TASK INSTRUCTIONS: Look for "Premise 1: k" in the entries below. Write out that line and all later lines exactly, ending with the final one.

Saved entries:

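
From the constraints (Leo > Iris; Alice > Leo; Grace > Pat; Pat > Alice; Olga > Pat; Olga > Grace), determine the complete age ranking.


Constraints: Leo > Iris; Alice > Leo; Grace > Pat; Pat > Alice; Olga > Pat; Olga > Grace
Method: at each step, the next-highest is the one remaining person who never appears on the smaller side of a constraint between remaining people.
  Step 1: remaining {Alice, Leo, Grace, Olga, Iris, Pat}; on the smaller side: {Alice, Leo, Grace, Iris, Pat} → Olga is next (Olga > Pat; Olga > Grace).
  Step 2: remaining {Alice, Leo, Grace, Iris, Pat}; on the smaller side: {Alice, Leo, Iris, Pat} → Grace is next (Grace > Pat).
  Step 3: remaining {Alice, Leo, Iris, Pat}; on the smaller side: {Alice, Leo, Iris} → Pat is next (Pat > Alice).
  Step 4: remaining {Alice, Leo, Iris}; on the smaller side: {Leo, Iris} → Alice is next (Alice > Leo).
  Step 5: remaining {Leo, Iris}; on the smaller side: {Iris} → Leo is next (Leo > Iris).
  Step 6: only Iris remains → lowest.
Final ranking (highest to lowest):

Olga > Grace > Pat > Alice > Leo > Iris


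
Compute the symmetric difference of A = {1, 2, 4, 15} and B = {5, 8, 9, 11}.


A = {1, 2, 4, 15}
B = {5, 8, 9, 11}
Operation: symmetric difference
In A only: [1, 2, 4, 15], in B only: [5, 8, 9, 11]

{1, 2, 4, 5, 8, 9, 11, 15}


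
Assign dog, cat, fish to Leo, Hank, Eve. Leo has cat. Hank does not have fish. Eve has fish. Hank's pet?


From clues:
  Eve → fish
  Leo → cat
By elimination, Hank gets the remaining.

dog


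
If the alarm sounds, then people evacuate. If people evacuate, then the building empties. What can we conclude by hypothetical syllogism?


Hypothetical syllogism: P → Q, Q → R ⊢ P → R
Premise 1: the alarm sounds → people evacuate
Premise 2: people evacuate → the building empties
Chain the implications: the middle term (people evacuate) links the two.
Conclusion: If the alarm sounds, then the building empties.

If the alarm sounds, then the building empties.


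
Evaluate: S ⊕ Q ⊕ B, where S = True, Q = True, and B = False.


S = True, Q = True, B = False
Step 1: S ⊕ Q = True XOR True = False
Step 2: False ⊕ B = False XOR False = False
XOR is true when an odd number of operands are true.

False


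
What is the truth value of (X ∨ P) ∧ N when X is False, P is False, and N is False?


X = False, P = False, N = False
Step 1: X ∨ P = False OR False = False
Step 2: False ∧ N = False AND False = False
OR is true when at least one operand is true; AND requires both.

False


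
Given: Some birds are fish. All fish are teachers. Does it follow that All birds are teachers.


Premise 1: Some birds are fish.
Premise 2: All fish are teachers.
Conclusion: All birds are teachers.
Fallacy: illicit minor. The minor term (birds) is distributed in the conclusion ('All birds ...') but undistributed in its premise ('Some birds are fish' doesn't cover all birds).
Only 'Some birds are teachers' follows, not 'All'.

Invalid


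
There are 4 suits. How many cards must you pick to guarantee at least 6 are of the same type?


Pigeonhole: to guarantee k in one of n categories, need (k-1)×n + 1.
k = 6, n = 4
Minimum = (6-1) × 4 + 1 = 5 × 4 + 1

21


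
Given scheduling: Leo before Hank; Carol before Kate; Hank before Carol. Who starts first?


Constraints: Leo before Hank; Carol before Kate; Hank before Carol
The first task can have nothing scheduled before it, so it must never appear on the right of a 'before'.
Tasks appearing after some 'before': Hank, Kate, Carol.
The only task not in that list is Leo → it is first.

Leo


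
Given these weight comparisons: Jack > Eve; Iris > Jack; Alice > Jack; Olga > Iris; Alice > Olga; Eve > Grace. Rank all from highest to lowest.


Constraints: Jack > Eve; Iris > Jack; Alice > Jack; Olga > Iris; Alice > Olga; Eve > Grace
Method: at each step, the next-highest is the one remaining person who never appears on the smaller side of a constraint between remaining people.
  Step 1: remaining {Olga, Jack, Alice, Iris, Eve, Grace}; on the smaller side: {Olga, Jack, Iris, Eve, Grace} → Alice is next (Alice > Jack; Alice > Olga).
  Step 2: remaining {Olga, Jack, Iris, Eve, Grace}; on the smaller side: {Jack, Iris, Eve, Grace} → Olga is next (Olga > Iris).
  Step 3: remaining {Jack, Iris, Eve, Grace}; on the smaller side: {Jack, Eve, Grace} → Iris is next (Iris > Jack).
  Step 4: remaining {Jack, Eve, Grace}; on the smaller side: {Eve, Grace} → Jack is next (Jack > Eve).
  Step 5: remaining {Eve, Grace}; on the smaller side: {Grace} → Eve is next (Eve > Grace).
  Step 6: only Grace remains → lowest.
Final ranking (highest to lowest):

Alice > Olga > Iris > Jack > Eve > Grace


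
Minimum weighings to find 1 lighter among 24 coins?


Each weighing has 3 outcomes (left heavy / balance / right heavy), so k weighings distinguish at most 3^k cases; splitting into three near-equal groups achieves this.
Need 3^k ≥ 24: 3^2 = 9 < 24 ≤ 3^3 = 27
k = ⌈log₃(24)⌉ = 3

3


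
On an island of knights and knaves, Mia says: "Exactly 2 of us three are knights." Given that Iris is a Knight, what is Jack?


Mia claims exactly 2 knights among Mia, Iris, Jack.
Given: Iris is a Knight.

Case 1: Mia is a Knight (tells truth)
  Then exactly 2 of the three are knights.
  Counting Mia, Iris: 2 knight(s) so far. Need 0 more → Jack = Knave.
Case 2: Mia is a Knave (lies)
  Then the count is NOT 2.
  If Jack = Knight, count = 2 = 2 → claim would be true, contradicts lie.
  If Jack = Knave, count = 1 ≠ 2 → lie confirmed ✓

Jack is a Knave.

Knave


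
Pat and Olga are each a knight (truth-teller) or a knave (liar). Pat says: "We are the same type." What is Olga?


Pat says: "We are the same type."
Case 1: Pat is a Knight (truth-teller)
  Statement is true → they ARE the same → Olga is also a Knight
Case 2: Pat is a Knave (liar)
  Statement is false → they are NOT the same → Olga is a Knight
In both cases, Olga is a Knight.

Knight


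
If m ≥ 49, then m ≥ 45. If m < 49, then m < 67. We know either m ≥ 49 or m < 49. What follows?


Constructive dilemma: (P → Q) ∧ (R → S), P ∨ R ⊢ Q ∨ S
Premise 1: m ≥ 49 → m ≥ 45
Premise 2: m < 49 → m < 67
Premise 3: m ≥ 49 ∨ m < 49
Case 1: Assuming m ≥ 49, then by Premise 1, m ≥ 45.
Case 2: Assuming m < 49, then by Premise 2, m < 67.
Since one of m ≥ 49 or m < 49 must hold, we get m ≥ 45 or m < 67.

m ≥ 45 or m < 67.


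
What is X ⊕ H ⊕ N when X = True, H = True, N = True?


X = True, H = True, N = True
Step 1: X ⊕ H = True XOR True = False
Step 2: False ⊕ N = False XOR True = True
XOR is true when an odd number of operands are true.

True


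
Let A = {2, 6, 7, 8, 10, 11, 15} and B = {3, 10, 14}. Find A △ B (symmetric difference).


A = {2, 6, 7, 8, 10, 11, 15}
B = {3, 10, 14}
Operation: symmetric difference
In A only: [2, 6, 7, 8, 11, 15], in B only: [3, 14]

{2, 3, 6, 7, 8, 11, 14, 15}


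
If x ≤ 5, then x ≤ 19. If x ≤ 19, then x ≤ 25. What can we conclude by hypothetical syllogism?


Hypothetical syllogism: P → Q, Q → R ⊢ P → R
Premise 1: x ≤ 5 → x ≤ 19
Premise 2: x ≤ 19 → x ≤ 25
Chain the implications: the middle term (x ≤ 19) links the two.
Conclusion: If x ≤ 5, then x ≤ 25.

If x ≤ 5, then x ≤ 25.


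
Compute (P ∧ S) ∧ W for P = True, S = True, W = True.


P = True, S = True, W = True
Step 1: P ∧ S = True AND True = True
Step 2: True ∧ W = True AND True = True
AND is true only when ALL operands are true.

True


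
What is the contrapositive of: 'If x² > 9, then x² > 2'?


Original: If x² > 9, then x² > 2
Contrapositive: If ¬Q, then ¬P
Negate Q: not (x² > 2)
Negate P: not (x² > 9)

If not (x² > 2), then not (x² > 9).


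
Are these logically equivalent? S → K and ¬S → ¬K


Expression 1: S → K
Expression 2: ¬S → ¬K
Truth table (S K | Expr1 Expr2):
  T T |   T     T
  T F |   F     T   ← differ
  F T |   T     F   ← differ
  F F |   T     T
Counterexample: S=T, K=F gives Expr1 = F but Expr2 = T, so the expressions are NOT logically equivalent.

No


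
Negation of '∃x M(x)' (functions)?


Original: ∃x M(x)
Rule: ¬∀→∃, ¬∃→∀, negate predicate.
Negation: ∀x ¬M(x)

∀x ¬M(x)


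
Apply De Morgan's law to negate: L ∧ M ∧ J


De Morgan's law: ¬(P ∧ Q ∧ R) ≡ ¬P ∨ ¬Q ∨ ¬R
¬(L ∧ M ∧ J) = ¬L ∨ ¬M ∨ ¬J

¬L ∨ ¬M ∨ ¬J


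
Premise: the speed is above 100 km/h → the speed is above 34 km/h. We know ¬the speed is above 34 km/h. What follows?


Modus tollens: P → Q, ¬Q ⊢ ¬P
P: the speed is above 100 km/h
Q: the speed is above 34 km/h
We have P → Q and Q is false.
By modus tollens, P must be false.

It is not the case that the speed is above 100 km/h


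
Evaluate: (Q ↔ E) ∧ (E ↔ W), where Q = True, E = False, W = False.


Q = True, E = False, W = False
Step 1: Q ↔ E is true when Q and E have the same value. Result: False
Step 2: E ↔ W is true when E and W have the same value. Result: True
Step 3: False ∧ True = False

False


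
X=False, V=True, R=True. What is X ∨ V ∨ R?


X = False, V = True, R = True
Expression: X ∨ V ∨ R
Step 1: X ∨ V = False OR True = True
Step 2: (True) ∨ R = True OR True = True

True


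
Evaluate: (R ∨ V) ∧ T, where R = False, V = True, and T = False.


R = False, V = True, T = False
Step 1: R ∨ V = False OR True = True
Step 2: True ∧ T = True AND False = False
OR is true when at least one operand is true; AND requires both.

False


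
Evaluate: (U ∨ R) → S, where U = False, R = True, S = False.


U = False, R = True, S = False
Step 1: U ∨ R = False OR True = True
Step 2: (True) → S: false only when antecedent=True and S=False.
Result: False

False


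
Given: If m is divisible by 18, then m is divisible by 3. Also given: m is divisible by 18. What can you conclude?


Modus ponens: P → Q, P ⊢ Q
P: m is divisible by 18
Q: m is divisible by 3
We have P → Q and P is true.
By modus ponens, Q must be true.

m is divisible by 3


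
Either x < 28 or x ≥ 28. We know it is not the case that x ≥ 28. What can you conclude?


Disjunctive syllogism: P ∨ Q, ¬P ⊢ Q
Disjunction: x < 28 ∨ x ≥ 28
We know it is not the case that x ≥ 28.
By disjunctive syllogism, the other disjunct must be true.

x < 28


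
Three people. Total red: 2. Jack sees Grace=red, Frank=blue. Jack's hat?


Total red = 2, seen red = 1
Own red = 2 - 1 = 1
Jack's hat is red.

red


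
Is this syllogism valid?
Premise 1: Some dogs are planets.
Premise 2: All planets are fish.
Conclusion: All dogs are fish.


Premise 1: Some dogs are planets.
Premise 2: All planets are fish.
Conclusion: All dogs are fish.
Fallacy: illicit minor. The minor term (dogs) is distributed in the conclusion ('All dogs ...') but undistributed in its premise ('Some dogs are planets' doesn't cover all dogs).
Only 'Some dogs are fish' follows, not 'All'.

Invalid


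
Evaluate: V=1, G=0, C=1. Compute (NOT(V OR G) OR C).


V OR G = 1
NOT(1) = 0
0 OR 1 = 1

1


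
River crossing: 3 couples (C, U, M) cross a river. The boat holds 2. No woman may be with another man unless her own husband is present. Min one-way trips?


Label couples C, U, M (H = husband, W = wife).
Counting alone: 6 people, the boat carries 2 and someone must bring it back, so each round trip nets at most +1 on the far side until the last crossing → at least 9 trips. The jealousy constraint makes 9 impossible; the shortest valid schedule has 11:
1. WC+WU →  (far: WC,WU; near: HC,HU,HM,WM)
2. WC ←       (far: WU; near: HC,HU,HM,WC,WM)
3. WC+WM →  (far: WC,WU,WM; near: HC,HU,HM)
4. WC ←       (far: WU,WM; near: HC,HU,HM,WC)
5. HU+HM →  (far: HU,WU,HM,WM; near: HC,WC)
6. HU+WU ←  (far: HM,WM; near: HC,WC,HU,WU)
7. HC+HU →  (far: HC,HU,HM,WM; near: WC,WU)
8. WM ←       (far: HC,HU,HM; near: WC,WU,WM)
9. WC+WU →  (far: HC,WC,HU,WU,HM; near: WM)
10. HM ←      (far: HC,WC,HU,WU; near: HM,WM)
11. HM+WM → (far: all six; near: empty)
In every state each wife is either with her husband or with no other man.
Minimum trips = 11

11


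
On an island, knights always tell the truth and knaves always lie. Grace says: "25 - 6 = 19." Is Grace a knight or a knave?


Statement: "25 - 6 = 19."
Actual: 25 - 6 = 19
Claimed: 19
Statement is TRUE → Grace tells the truth → Knight

Knight


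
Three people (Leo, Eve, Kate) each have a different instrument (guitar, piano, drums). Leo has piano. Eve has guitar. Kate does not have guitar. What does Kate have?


From clues:
  Eve → guitar
  Leo → piano
By elimination, Kate gets the remaining.

drums


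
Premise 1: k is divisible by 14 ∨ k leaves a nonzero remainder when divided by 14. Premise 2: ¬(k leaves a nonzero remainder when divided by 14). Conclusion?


Disjunctive syllogism: P ∨ Q, ¬P ⊢ Q
Disjunction: k is divisible by 14 ∨ k leaves a nonzero remainder when divided by 14
We know it is not the case that k leaves a nonzero remainder when divided by 14.
By disjunctive syllogism, the other disjunct must be true.

k is divisible by 14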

RESPONSE BOX:
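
Premise 1: k is divisible by 14 ∨ k leaves a nonzero remainder when divided by 14. Premise 2: ¬(k leaves a nonzero remainder when divided by 14). Conclusion?


Disjunctive syllogism: P ∨ Q, ¬P ⊢ Q
Disjunction: k is divisible by 14 ∨ k leaves a nonzero remainder when divided by 14
We know it is not the case that k leaves a nonzero remainder when divided by 14.
By disjunctive syllogism, the other disjunct must be true.

k is divisible by 14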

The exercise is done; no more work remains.